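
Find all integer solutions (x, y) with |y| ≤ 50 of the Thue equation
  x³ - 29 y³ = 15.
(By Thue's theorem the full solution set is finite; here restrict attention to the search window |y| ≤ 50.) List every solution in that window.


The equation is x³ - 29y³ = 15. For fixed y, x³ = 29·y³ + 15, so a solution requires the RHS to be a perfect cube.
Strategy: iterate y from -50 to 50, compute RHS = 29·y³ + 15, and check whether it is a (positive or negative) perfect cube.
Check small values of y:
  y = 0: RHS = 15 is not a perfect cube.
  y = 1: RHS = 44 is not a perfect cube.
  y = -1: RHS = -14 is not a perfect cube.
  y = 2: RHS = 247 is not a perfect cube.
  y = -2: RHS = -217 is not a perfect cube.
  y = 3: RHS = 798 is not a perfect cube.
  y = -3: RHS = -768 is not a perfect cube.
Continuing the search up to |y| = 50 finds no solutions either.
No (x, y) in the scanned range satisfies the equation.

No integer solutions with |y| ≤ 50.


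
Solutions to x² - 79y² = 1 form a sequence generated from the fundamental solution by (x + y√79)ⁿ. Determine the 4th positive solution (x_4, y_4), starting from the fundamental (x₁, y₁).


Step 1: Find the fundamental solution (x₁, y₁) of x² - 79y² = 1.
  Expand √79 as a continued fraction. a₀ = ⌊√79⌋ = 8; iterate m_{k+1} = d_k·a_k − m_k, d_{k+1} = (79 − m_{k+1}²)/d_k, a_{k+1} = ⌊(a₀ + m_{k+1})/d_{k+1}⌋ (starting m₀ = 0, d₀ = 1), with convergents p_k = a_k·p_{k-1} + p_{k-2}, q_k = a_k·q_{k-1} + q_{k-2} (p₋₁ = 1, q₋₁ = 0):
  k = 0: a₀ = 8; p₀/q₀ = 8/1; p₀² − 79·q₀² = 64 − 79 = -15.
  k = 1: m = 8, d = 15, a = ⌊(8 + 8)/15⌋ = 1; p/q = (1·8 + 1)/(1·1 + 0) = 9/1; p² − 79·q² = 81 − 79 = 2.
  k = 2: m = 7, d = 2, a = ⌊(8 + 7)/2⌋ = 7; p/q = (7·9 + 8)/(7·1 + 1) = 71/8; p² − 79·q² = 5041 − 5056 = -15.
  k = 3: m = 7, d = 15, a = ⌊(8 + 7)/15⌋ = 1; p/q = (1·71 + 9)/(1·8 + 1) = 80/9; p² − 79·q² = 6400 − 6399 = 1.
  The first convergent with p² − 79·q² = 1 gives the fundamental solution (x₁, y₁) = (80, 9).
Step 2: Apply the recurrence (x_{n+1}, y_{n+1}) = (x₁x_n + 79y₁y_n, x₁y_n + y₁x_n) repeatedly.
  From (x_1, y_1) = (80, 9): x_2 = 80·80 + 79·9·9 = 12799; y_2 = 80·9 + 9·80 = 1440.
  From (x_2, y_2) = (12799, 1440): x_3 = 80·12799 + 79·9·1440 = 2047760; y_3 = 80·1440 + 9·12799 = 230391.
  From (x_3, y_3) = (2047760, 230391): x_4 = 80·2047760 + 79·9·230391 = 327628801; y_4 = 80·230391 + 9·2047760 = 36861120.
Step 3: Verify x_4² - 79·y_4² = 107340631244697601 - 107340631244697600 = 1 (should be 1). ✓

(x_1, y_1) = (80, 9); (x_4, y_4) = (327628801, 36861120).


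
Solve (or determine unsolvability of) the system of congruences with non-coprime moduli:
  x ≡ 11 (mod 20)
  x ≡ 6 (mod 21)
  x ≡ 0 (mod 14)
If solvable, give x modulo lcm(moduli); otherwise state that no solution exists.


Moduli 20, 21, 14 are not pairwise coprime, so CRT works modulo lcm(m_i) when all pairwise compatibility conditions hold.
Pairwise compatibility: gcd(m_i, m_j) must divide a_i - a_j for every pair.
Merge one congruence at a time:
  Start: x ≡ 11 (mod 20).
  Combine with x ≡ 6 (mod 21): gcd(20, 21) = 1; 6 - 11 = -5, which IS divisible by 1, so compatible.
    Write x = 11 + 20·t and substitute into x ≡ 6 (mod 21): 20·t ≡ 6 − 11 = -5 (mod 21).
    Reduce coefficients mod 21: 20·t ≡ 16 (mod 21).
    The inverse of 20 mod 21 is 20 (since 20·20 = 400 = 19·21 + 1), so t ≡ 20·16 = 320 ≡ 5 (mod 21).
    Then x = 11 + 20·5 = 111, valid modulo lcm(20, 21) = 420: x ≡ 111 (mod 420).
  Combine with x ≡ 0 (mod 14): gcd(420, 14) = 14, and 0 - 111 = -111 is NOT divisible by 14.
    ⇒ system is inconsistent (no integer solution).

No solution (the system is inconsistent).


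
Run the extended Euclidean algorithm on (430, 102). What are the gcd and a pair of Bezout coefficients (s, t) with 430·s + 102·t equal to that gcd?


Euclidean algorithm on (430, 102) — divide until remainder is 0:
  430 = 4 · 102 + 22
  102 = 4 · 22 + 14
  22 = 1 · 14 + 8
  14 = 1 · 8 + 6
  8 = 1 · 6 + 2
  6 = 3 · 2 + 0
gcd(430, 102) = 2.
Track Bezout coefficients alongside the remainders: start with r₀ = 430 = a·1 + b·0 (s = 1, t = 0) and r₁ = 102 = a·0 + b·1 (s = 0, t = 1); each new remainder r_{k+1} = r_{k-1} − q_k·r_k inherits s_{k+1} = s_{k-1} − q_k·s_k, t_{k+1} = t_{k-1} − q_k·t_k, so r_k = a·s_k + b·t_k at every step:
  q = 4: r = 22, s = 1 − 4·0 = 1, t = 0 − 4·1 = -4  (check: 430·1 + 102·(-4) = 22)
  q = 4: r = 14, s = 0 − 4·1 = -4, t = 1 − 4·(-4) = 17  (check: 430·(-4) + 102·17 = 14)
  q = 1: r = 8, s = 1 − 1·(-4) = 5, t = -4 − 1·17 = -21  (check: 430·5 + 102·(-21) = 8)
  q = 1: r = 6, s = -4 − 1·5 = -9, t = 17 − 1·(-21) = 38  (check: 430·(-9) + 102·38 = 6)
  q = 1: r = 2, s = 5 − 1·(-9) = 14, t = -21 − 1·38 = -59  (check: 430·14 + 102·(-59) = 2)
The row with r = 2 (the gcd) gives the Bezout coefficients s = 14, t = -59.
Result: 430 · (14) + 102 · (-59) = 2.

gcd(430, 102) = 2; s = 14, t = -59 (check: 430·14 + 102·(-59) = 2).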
--- --- ---
EXERCISE REQUIREMENTS:
Give every entry once more, exactly as it reads.

EXERCISE OUTPUT:
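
Find all integer solutions (x, y) with |y| ≤ 50 of the Thue equation
  x³ - 29 y³ = 15.
(By Thue's theorem the full solution set is finite; here restrict attention to the search window |y| ≤ 50.) List every solution in that window.


The equation is x³ - 29y³ = 15. For fixed y, x³ = 29·y³ + 15, so a solution requires the RHS to be a perfect cube.
Strategy: iterate y from -50 to 50, compute RHS = 29·y³ + 15, and check whether it is a (positive or negative) perfect cube.
Check small values of y:
  y = 0: RHS = 15 is not a perfect cube.
  y = 1: RHS = 44 is not a perfect cube.
  y = -1: RHS = -14 is not a perfect cube.
  y = 2: RHS = 247 is not a perfect cube.
  y = -2: RHS = -217 is not a perfect cube.
  y = 3: RHS = 798 is not a perfect cube.
  y = -3: RHS = -768 is not a perfect cube.
Continuing the search up to |y| = 50 finds no solutions either.
No (x, y) in the scanned range satisfies the equation.

No integer solutions with |y| ≤ 50.


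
Solutions to x² - 79y² = 1 form a sequence generated from the fundamental solution by (x + y√79)ⁿ. Determine the 4th positive solution (x_4, y_4), starting from the fundamental (x₁, y₁).


Step 1: Find the fundamental solution (x₁, y₁) of x² - 79y² = 1.
  Expand √79 as a continued fraction. a₀ = ⌊√79⌋ = 8; iterate m_{k+1} = d_k·a_k − m_k, d_{k+1} = (79 − m_{k+1}²)/d_k, a_{k+1} = ⌊(a₀ + m_{k+1})/d_{k+1}⌋ (starting m₀ = 0, d₀ = 1), with convergents p_k = a_k·p_{k-1} + p_{k-2}, q_k = a_k·q_{k-1} + q_{k-2} (p₋₁ = 1, q₋₁ = 0):
  k = 0: a₀ = 8; p₀/q₀ = 8/1; p₀² − 79·q₀² = 64 − 79 = -15.
  k = 1: m = 8, d = 15, a = ⌊(8 + 8)/15⌋ = 1; p/q = (1·8 + 1)/(1·1 + 0) = 9/1; p² − 79·q² = 81 − 79 = 2.
  k = 2: m = 7, d = 2, a = ⌊(8 + 7)/2⌋ = 7; p/q = (7·9 + 8)/(7·1 + 1) = 71/8; p² − 79·q² = 5041 − 5056 = -15.
  k = 3: m = 7, d = 15, a = ⌊(8 + 7)/15⌋ = 1; p/q = (1·71 + 9)/(1·8 + 1) = 80/9; p² − 79·q² = 6400 − 6399 = 1.
  The first convergent with p² − 79·q² = 1 gives the fundamental solution (x₁, y₁) = (80, 9).
Step 2: Apply the recurrence (x_{n+1}, y_{n+1}) = (x₁x_n + 79y₁y_n, x₁y_n + y₁x_n) repeatedly.
  From (x_1, y_1) = (80, 9): x_2 = 80·80 + 79·9·9 = 12799; y_2 = 80·9 + 9·80 = 1440.
  From (x_2, y_2) = (12799, 1440): x_3 = 80·12799 + 79·9·1440 = 2047760; y_3 = 80·1440 + 9·12799 = 230391.
  From (x_3, y_3) = (2047760, 230391): x_4 = 80·2047760 + 79·9·230391 = 327628801; y_4 = 80·230391 + 9·2047760 = 36861120.
Step 3: Verify x_4² - 79·y_4² = 107340631244697601 - 107340631244697600 = 1 (should be 1). ✓

(x_1, y_1) = (80, 9); (x_4, y_4) = (327628801, 36861120).


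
Solve (or determine unsolvability of) the system of congruences with non-coprime moduli:
  x ≡ 11 (mod 20)
  x ≡ 6 (mod 21)
  x ≡ 0 (mod 14)
If solvable, give x modulo lcm(moduli); otherwise state that no solution exists.


Moduli 20, 21, 14 are not pairwise coprime, so CRT works modulo lcm(m_i) when all pairwise compatibility conditions hold.
Pairwise compatibility: gcd(m_i, m_j) must divide a_i - a_j for every pair.
Merge one congruence at a time:
  Start: x ≡ 11 (mod 20).
  Combine with x ≡ 6 (mod 21): gcd(20, 21) = 1; 6 - 11 = -5, which IS divisible by 1, so compatible.
    Write x = 11 + 20·t and substitute into x ≡ 6 (mod 21): 20·t ≡ 6 − 11 = -5 (mod 21).
    Reduce coefficients mod 21: 20·t ≡ 16 (mod 21).
    The inverse of 20 mod 21 is 20 (since 20·20 = 400 = 19·21 + 1), so t ≡ 20·16 = 320 ≡ 5 (mod 21).
    Then x = 11 + 20·5 = 111, valid modulo lcm(20, 21) = 420: x ≡ 111 (mod 420).
  Combine with x ≡ 0 (mod 14): gcd(420, 14) = 14, and 0 - 111 = -111 is NOT divisible by 14.
    ⇒ system is inconsistent (no integer solution).

No solution (the system is inconsistent).


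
Run the extended Euclidean algorithm on (430, 102). What are the gcd and a pair of Bezout coefficients (s, t) with 430·s + 102·t equal to that gcd?


Euclidean algorithm on (430, 102) — divide until remainder is 0:
  430 = 4 · 102 + 22
  102 = 4 · 22 + 14
  22 = 1 · 14 + 8
  14 = 1 · 8 + 6
  8 = 1 · 6 + 2
  6 = 3 · 2 + 0
gcd(430, 102) = 2.
Track Bezout coefficients alongside the remainders: start with r₀ = 430 = a·1 + b·0 (s = 1, t = 0) and r₁ = 102 = a·0 + b·1 (s = 0, t = 1); each new remainder r_{k+1} = r_{k-1} − q_k·r_k inherits s_{k+1} = s_{k-1} − q_k·s_k, t_{k+1} = t_{k-1} − q_k·t_k, so r_k = a·s_k + b·t_k at every step:
  q = 4: r = 22, s = 1 − 4·0 = 1, t = 0 − 4·1 = -4  (check: 430·1 + 102·(-4) = 22)
  q = 4: r = 14, s = 0 − 4·1 = -4, t = 1 − 4·(-4) = 17  (check: 430·(-4) + 102·17 = 14)
  q = 1: r = 8, s = 1 − 1·(-4) = 5, t = -4 − 1·17 = -21  (check: 430·5 + 102·(-21) = 8)
  q = 1: r = 6, s = -4 − 1·5 = -9, t = 17 − 1·(-21) = 38  (check: 430·(-9) + 102·38 = 6)
  q = 1: r = 2, s = 5 − 1·(-9) = 14, t = -21 − 1·38 = -59  (check: 430·14 + 102·(-59) = 2)
The row with r = 2 (the gcd) gives the Bezout coefficients s = 14, t = -59.
Result: 430 · (14) + 102 · (-59) = 2.

gcd(430, 102) = 2; s = 14, t = -59 (check: 430·14 + 102·(-59) = 2).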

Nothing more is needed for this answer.